DATA SHOWN:

:::::

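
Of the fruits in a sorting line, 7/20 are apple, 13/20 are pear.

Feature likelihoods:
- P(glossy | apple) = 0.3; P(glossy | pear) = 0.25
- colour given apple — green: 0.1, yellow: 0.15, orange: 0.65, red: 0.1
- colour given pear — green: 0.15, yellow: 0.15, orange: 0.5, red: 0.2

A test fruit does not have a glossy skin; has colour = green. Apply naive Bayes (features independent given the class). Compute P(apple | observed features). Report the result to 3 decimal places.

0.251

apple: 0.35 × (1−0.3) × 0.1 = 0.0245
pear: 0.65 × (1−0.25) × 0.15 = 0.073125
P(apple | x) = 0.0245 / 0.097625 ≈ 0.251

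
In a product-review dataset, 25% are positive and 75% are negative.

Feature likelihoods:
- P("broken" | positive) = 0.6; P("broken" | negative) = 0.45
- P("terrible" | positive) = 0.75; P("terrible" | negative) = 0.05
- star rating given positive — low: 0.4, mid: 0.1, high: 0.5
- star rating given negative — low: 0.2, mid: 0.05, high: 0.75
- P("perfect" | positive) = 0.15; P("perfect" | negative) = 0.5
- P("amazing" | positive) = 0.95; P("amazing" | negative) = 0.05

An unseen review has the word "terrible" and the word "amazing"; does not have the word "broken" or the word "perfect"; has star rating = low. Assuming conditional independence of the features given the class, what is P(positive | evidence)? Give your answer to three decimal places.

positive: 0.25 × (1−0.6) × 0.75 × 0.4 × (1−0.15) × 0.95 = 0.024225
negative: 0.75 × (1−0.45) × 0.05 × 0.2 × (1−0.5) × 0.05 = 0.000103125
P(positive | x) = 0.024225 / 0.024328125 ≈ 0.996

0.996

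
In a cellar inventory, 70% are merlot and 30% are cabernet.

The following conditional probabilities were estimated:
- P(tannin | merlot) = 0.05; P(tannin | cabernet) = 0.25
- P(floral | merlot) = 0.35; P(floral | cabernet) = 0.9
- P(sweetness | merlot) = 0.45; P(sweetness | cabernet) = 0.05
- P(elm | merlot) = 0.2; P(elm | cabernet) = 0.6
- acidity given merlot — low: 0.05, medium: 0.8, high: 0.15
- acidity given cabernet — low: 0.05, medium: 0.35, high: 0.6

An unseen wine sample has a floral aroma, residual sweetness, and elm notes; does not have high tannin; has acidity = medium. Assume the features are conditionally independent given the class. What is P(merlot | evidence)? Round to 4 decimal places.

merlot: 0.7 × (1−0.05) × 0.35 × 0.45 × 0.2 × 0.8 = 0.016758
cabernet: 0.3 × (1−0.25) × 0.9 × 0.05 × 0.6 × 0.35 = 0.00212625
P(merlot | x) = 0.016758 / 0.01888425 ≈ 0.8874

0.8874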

:::::

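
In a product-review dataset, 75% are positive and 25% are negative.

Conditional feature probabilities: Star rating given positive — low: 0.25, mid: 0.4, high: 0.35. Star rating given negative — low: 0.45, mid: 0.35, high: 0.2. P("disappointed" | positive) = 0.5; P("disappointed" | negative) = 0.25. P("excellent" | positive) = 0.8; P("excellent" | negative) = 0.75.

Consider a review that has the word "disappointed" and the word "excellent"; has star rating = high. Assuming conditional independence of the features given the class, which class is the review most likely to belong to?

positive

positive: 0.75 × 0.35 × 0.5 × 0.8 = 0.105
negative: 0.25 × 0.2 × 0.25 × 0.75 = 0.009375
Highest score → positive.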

:::::

ASSIGNMENT:
Output the material above exactly, but only from the line that carries "A test fruit" through the line that carries "positive) = 0.95;".

SOLVED EXERCISE:
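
A test fruit does not have a glossy skin; has colour = green. Apply naive Bayes (features independent given the class). Compute P(apple | observed features). Report the result to 3 decimal places.

0.251

apple: 0.35 × (1−0.3) × 0.1 = 0.0245
pear: 0.65 × (1−0.25) × 0.15 = 0.073125
P(apple | x) = 0.0245 / 0.097625 ≈ 0.251

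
In a product-review dataset, 25% are positive and 75% are negative.

Feature likelihoods:
- P("broken" | positive) = 0.6; P("broken" | negative) = 0.45
- P("terrible" | positive) = 0.75; P("terrible" | negative) = 0.05
- star rating given positive — low: 0.4, mid: 0.1, high: 0.5
- star rating given negative — low: 0.2, mid: 0.05, high: 0.75
- P("perfect" | positive) = 0.15; P("perfect" | negative) = 0.5
- P("amazing" | positive) = 0.95; P("amazing" | negative) = 0.05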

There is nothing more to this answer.